Data supplied:
════════
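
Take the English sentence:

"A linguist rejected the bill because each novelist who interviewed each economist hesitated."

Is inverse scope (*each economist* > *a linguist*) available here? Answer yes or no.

The DP *each economist* is contained in the relative clause *who interviewed each economist*, which is itself inside the adjunct *because each novelist who interviewed each economist hesitated*.
Nested islands: the RC island is itself inside an adjunct island, so wide scope is doubly excluded.
Hence only narrow scope for *each economist* (under *a linguist*) survives.
(Only the surface reading survives: one fixed linguist with respect to all the relevant economists.)

No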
════════
Requirement: Without omission, return all of the records exactly as given.

Exercise answer:
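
Take the English sentence:

"A linguist rejected the bill because each novelist who interviewed each economist hesitated."

Is inverse scope (*each economist* > *a linguist*) available here? Answer yes or no.

The DP *each economist* is contained in the relative clause *who interviewed each economist*, which is itself inside the adjunct *because each novelist who interviewed each economist hesitated*.
Nested islands: the RC island is itself inside an adjunct island, so wide scope is doubly excluded.
Hence only narrow scope for *each economist* (under *a linguist*) survives.
(Only the surface reading survives: one fixed linguist with respect to all the relevant economists.)

No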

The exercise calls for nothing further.